#### Data
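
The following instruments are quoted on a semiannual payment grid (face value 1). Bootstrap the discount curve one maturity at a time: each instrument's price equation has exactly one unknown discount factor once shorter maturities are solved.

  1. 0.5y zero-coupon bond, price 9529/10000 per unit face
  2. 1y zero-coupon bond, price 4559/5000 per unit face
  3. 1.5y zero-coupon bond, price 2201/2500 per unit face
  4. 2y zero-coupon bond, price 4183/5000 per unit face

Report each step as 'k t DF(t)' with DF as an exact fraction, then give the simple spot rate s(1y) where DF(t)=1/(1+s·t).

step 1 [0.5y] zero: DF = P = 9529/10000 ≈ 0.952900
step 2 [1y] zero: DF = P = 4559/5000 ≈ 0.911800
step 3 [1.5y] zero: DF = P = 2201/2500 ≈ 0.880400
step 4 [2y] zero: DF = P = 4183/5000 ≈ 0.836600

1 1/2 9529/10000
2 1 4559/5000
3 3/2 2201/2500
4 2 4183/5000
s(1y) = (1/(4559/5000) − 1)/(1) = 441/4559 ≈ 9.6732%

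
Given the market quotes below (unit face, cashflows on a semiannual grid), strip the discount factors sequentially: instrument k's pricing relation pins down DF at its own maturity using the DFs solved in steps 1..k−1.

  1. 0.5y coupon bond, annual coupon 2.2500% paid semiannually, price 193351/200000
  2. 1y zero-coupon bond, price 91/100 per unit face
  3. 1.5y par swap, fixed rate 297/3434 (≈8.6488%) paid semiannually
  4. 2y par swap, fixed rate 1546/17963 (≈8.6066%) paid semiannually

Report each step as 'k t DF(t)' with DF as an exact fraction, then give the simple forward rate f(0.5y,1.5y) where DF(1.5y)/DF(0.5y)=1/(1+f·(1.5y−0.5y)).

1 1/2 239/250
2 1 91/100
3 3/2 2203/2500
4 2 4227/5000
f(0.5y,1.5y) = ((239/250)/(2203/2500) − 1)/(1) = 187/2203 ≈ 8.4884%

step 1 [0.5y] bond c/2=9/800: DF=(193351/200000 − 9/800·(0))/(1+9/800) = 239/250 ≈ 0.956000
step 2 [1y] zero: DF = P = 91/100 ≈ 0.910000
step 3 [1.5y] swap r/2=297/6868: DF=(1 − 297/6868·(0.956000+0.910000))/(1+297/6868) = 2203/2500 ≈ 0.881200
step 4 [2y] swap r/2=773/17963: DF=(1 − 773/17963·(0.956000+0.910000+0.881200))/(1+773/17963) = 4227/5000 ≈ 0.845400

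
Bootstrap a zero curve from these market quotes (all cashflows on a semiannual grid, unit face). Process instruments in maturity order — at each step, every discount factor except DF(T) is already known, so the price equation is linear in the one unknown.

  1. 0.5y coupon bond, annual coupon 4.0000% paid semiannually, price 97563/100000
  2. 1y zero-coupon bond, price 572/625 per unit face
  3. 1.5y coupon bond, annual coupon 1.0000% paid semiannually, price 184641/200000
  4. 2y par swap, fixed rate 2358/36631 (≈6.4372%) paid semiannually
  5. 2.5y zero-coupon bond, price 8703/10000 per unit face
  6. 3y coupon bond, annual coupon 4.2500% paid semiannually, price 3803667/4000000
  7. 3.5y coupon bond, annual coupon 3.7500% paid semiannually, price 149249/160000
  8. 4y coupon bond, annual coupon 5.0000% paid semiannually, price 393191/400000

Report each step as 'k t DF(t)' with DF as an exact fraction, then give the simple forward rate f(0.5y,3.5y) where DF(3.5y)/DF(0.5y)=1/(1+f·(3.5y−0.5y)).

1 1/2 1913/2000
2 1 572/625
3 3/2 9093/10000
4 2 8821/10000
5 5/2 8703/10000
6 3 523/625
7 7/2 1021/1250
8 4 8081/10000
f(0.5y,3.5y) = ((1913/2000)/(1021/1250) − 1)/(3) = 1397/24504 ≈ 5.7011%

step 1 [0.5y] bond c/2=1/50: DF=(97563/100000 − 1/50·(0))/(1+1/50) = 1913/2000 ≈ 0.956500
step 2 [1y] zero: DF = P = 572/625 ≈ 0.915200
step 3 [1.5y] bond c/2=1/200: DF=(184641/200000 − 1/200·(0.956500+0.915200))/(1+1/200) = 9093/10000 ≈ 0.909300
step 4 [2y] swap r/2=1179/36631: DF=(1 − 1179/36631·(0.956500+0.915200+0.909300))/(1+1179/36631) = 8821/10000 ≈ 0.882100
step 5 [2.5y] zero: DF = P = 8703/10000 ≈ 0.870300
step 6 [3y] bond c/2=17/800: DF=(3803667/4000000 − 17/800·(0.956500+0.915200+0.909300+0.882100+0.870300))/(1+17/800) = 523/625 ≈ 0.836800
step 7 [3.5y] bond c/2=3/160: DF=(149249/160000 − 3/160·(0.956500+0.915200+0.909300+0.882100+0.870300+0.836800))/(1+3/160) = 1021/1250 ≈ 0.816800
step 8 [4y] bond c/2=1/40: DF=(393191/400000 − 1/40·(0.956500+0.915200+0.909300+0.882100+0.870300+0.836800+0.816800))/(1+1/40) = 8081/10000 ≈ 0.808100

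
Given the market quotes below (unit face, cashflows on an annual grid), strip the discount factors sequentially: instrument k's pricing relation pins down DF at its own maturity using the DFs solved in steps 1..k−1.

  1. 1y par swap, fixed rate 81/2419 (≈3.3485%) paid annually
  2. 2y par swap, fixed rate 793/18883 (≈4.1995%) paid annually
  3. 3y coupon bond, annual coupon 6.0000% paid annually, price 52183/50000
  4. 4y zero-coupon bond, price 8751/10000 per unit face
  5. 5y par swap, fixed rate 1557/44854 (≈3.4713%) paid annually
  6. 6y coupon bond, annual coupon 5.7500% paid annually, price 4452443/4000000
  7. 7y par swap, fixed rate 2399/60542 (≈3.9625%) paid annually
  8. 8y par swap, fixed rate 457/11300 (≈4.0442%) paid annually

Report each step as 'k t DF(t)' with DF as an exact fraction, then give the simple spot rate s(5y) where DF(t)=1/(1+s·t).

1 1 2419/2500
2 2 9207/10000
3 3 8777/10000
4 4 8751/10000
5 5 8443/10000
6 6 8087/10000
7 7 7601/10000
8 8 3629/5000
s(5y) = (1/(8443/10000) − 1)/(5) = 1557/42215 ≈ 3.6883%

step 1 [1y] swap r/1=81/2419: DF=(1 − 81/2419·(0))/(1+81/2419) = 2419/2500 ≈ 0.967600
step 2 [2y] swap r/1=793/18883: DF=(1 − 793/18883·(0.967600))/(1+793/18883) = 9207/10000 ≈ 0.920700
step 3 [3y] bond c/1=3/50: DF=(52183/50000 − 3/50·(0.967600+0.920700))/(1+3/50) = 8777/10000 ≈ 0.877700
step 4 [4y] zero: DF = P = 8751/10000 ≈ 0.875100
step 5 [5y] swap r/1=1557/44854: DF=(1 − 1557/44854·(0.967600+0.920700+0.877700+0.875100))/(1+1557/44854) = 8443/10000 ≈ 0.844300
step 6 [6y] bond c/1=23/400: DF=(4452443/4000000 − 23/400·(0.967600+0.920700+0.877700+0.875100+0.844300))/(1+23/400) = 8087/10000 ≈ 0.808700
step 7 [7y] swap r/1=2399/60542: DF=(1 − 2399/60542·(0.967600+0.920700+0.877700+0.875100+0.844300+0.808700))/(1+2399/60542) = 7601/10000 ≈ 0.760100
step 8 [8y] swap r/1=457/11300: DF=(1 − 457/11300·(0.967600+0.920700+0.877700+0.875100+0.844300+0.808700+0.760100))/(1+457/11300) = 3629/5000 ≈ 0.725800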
########
Task description: From the records above, print exactly the lines that run from the line with "2. 1y zero-coupon bond, price 4559/5000" to the line with "4. 2y zero-coupon", inclusive.

Answer:
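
  2. 1y zero-coupon bond, price 4559/5000 per unit face
  3. 1.5y zero-coupon bond, price 2201/2500 per unit face
  4. 2y zero-coupon bond, price 4183/5000 per unit face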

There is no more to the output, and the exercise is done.